§ **What is needed**
For the material below, return exactly the lines starting at the one holding "Compute tr rho(w)" and ending at the one holding "Conventions: work in", counting both as part of the range.
═══
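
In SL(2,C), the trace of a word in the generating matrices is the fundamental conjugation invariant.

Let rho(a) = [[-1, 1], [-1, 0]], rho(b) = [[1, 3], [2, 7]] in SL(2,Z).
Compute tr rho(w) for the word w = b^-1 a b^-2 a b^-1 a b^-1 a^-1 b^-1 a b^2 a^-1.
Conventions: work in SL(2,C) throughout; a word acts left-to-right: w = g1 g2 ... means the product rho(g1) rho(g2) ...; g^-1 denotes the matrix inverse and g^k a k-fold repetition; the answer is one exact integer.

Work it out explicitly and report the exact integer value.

rho(b^-1) = [[7, -3], [-2, 1]]
... * rho(a) = [[-1, 1], [-1, 0]]  ->  [[-4, 7], [1, -2]]
... * rho(b^-1) = [[7, -3], [-2, 1]]  ->  [[-42, 19], [11, -5]]
... * rho(b^-1) = [[7, -3], [-2, 1]]  ->  [[-332, 145], [87, -38]]
... * rho(a) = [[-1, 1], [-1, 0]]  ->  [[187, -332], [-49, 87]]
... * rho(b^-1) = [[7, -3], [-2, 1]]  ->  [[1973, -893], [-517, 234]]
... * rho(a) = [[-1, 1], [-1, 0]]  ->  [[-1080, 1973], [283, -517]]
... * rho(b^-1) = [[7, -3], [-2, 1]]  ->  [[-11506, 5213], [3015, -1366]]
... * rho(a^-1) = [[0, -1], [1, -1]]  ->  [[5213, 6293], [-1366, -1649]]
... * rho(b^-1) = [[7, -3], [-2, 1]]  ->  [[23905, -9346], [-6264, 2449]]
... * rho(a) = [[-1, 1], [-1, 0]]  ->  [[-14559, 23905], [3815, -6264]]
... * rho(b) = [[1, 3], [2, 7]]  ->  [[33251, 123658], [-8713, -32403]]
... * rho(b) = [[1, 3], [2, 7]]  ->  [[280567, 965359], [-73519, -252960]]
... * rho(a^-1) = [[0, -1], [1, -1]]  ->  [[965359, -1245926], [-252960, 326479]]
tr = 965359 + 326479 = 1291838

1291838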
═══
§ **Exercise output**
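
Compute tr rho(w) for the word w = b^-1 a b^-2 a b^-1 a b^-1 a^-1 b^-1 a b^2 a^-1.
Conventions: work in SL(2,C) throughout; a word acts left-to-right: w = g1 g2 ... means the product rho(g1) rho(g2) ...; g^-1 denotes the matrix inverse and g^k a k-fold repetition; the answer is one exact integer.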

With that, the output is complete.